Input for this task Block Start
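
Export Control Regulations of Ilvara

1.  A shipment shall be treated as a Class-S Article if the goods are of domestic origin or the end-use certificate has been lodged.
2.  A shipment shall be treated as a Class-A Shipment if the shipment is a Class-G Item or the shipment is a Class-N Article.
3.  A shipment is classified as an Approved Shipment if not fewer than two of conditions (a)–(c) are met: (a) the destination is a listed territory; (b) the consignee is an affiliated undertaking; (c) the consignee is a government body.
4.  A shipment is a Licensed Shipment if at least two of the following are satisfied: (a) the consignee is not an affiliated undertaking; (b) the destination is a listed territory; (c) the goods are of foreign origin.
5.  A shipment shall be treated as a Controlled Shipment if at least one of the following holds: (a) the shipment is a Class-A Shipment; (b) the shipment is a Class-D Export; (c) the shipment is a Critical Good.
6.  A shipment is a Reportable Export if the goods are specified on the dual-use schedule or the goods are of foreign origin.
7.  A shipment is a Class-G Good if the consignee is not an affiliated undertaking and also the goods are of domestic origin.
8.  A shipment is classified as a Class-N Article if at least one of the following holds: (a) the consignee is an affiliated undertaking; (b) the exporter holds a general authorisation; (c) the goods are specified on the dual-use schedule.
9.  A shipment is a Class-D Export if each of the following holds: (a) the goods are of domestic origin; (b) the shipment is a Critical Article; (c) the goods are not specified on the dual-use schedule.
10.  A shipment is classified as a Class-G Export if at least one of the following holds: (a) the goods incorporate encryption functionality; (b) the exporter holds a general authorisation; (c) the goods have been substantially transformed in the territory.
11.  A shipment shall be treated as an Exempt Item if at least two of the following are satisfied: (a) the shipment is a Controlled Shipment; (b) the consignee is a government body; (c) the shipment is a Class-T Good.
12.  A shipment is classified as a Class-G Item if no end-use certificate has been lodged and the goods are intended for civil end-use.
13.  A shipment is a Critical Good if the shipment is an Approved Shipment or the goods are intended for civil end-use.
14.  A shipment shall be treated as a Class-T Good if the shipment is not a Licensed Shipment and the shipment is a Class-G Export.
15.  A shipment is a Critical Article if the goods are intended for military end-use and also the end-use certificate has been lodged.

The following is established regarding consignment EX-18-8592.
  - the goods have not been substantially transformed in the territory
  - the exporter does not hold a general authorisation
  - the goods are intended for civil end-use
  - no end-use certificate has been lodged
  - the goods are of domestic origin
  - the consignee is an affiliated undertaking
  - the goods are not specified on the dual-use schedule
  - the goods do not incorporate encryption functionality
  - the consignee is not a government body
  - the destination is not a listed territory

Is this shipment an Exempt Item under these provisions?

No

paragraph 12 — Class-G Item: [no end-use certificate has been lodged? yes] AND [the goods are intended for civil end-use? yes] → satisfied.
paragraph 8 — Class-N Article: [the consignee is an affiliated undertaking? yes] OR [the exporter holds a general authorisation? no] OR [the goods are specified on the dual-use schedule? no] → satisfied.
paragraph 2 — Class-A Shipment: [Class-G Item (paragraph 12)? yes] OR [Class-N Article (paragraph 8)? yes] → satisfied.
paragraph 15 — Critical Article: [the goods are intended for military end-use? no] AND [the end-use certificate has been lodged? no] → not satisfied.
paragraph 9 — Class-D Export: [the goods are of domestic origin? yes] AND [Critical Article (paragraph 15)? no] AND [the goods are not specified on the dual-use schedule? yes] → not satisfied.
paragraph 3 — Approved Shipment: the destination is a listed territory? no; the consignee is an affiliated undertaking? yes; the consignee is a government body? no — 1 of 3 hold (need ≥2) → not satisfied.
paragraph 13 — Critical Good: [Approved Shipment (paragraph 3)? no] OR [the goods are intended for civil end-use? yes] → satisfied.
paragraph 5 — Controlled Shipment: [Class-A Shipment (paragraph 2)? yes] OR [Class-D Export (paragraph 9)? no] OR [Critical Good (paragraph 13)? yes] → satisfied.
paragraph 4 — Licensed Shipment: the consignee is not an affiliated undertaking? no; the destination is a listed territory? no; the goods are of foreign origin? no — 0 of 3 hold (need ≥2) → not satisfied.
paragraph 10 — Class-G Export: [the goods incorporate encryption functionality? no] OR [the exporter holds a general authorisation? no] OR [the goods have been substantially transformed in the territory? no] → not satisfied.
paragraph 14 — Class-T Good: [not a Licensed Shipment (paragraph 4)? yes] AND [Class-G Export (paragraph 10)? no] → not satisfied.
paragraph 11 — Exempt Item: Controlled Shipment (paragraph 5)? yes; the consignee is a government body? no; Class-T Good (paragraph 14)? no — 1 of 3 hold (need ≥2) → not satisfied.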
Input for this task Block End
| About this exercise |
Once you have read the records above, set each one down again exactly.

| Solved problem |
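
Export Control Regulations of Ilvara

1.  A shipment shall be treated as a Class-S Article if the goods are of domestic origin or the end-use certificate has been lodged.
2.  A shipment shall be treated as a Class-A Shipment if the shipment is a Class-G Item or the shipment is a Class-N Article.
3.  A shipment is classified as an Approved Shipment if not fewer than two of conditions (a)–(c) are met: (a) the destination is a listed territory; (b) the consignee is an affiliated undertaking; (c) the consignee is a government body.
4.  A shipment is a Licensed Shipment if at least two of the following are satisfied: (a) the consignee is not an affiliated undertaking; (b) the destination is a listed territory; (c) the goods are of foreign origin.
5.  A shipment shall be treated as a Controlled Shipment if at least one of the following holds: (a) the shipment is a Class-A Shipment; (b) the shipment is a Class-D Export; (c) the shipment is a Critical Good.
6.  A shipment is a Reportable Export if the goods are specified on the dual-use schedule or the goods are of foreign origin.
7.  A shipment is a Class-G Good if the consignee is not an affiliated undertaking and also the goods are of domestic origin.
8.  A shipment is classified as a Class-N Article if at least one of the following holds: (a) the consignee is an affiliated undertaking; (b) the exporter holds a general authorisation; (c) the goods are specified on the dual-use schedule.
9.  A shipment is a Class-D Export if each of the following holds: (a) the goods are of domestic origin; (b) the shipment is a Critical Article; (c) the goods are not specified on the dual-use schedule.
10.  A shipment is classified as a Class-G Export if at least one of the following holds: (a) the goods incorporate encryption functionality; (b) the exporter holds a general authorisation; (c) the goods have been substantially transformed in the territory.
11.  A shipment shall be treated as an Exempt Item if at least two of the following are satisfied: (a) the shipment is a Controlled Shipment; (b) the consignee is a government body; (c) the shipment is a Class-T Good.
12.  A shipment is classified as a Class-G Item if no end-use certificate has been lodged and the goods are intended for civil end-use.
13.  A shipment is a Critical Good if the shipment is an Approved Shipment or the goods are intended for civil end-use.
14.  A shipment shall be treated as a Class-T Good if the shipment is not a Licensed Shipment and the shipment is a Class-G Export.
15.  A shipment is a Critical Article if the goods are intended for military end-use and also the end-use certificate has been lodged.

The following is established regarding consignment EX-18-8592.
  - the goods have not been substantially transformed in the territory
  - the exporter does not hold a general authorisation
  - the goods are intended for civil end-use
  - no end-use certificate has been lodged
  - the goods are of domestic origin
  - the consignee is an affiliated undertaking
  - the goods are not specified on the dual-use schedule
  - the goods do not incorporate encryption functionality
  - the consignee is not a government body
  - the destination is not a listed territory

Is this shipment an Exempt Item under these provisions?

No

paragraph 12 — Class-G Item: [no end-use certificate has been lodged? yes] AND [the goods are intended for civil end-use? yes] → satisfied.
paragraph 8 — Class-N Article: [the consignee is an affiliated undertaking? yes] OR [the exporter holds a general authorisation? no] OR [the goods are specified on the dual-use schedule? no] → satisfied.
paragraph 2 — Class-A Shipment: [Class-G Item (paragraph 12)? yes] OR [Class-N Article (paragraph 8)? yes] → satisfied.
paragraph 15 — Critical Article: [the goods are intended for military end-use? no] AND [the end-use certificate has been lodged? no] → not satisfied.
paragraph 9 — Class-D Export: [the goods are of domestic origin? yes] AND [Critical Article (paragraph 15)? no] AND [the goods are not specified on the dual-use schedule? yes] → not satisfied.
paragraph 3 — Approved Shipment: the destination is a listed territory? no; the consignee is an affiliated undertaking? yes; the consignee is a government body? no — 1 of 3 hold (need ≥2) → not satisfied.
paragraph 13 — Critical Good: [Approved Shipment (paragraph 3)? no] OR [the goods are intended for civil end-use? yes] → satisfied.
paragraph 5 — Controlled Shipment: [Class-A Shipment (paragraph 2)? yes] OR [Class-D Export (paragraph 9)? no] OR [Critical Good (paragraph 13)? yes] → satisfied.
paragraph 4 — Licensed Shipment: the consignee is not an affiliated undertaking? no; the destination is a listed territory? no; the goods are of foreign origin? no — 0 of 3 hold (need ≥2) → not satisfied.
paragraph 10 — Class-G Export: [the goods incorporate encryption functionality? no] OR [the exporter holds a general authorisation? no] OR [the goods have been substantially transformed in the territory? no] → not satisfied.
paragraph 14 — Class-T Good: [not a Licensed Shipment (paragraph 4)? yes] AND [Class-G Export (paragraph 10)? no] → not satisfied.
paragraph 11 — Exempt Item: Controlled Shipment (paragraph 5)? yes; the consignee is a government body? no; Class-T Good (paragraph 14)? no — 1 of 3 hold (need ≥2) → not satisfied.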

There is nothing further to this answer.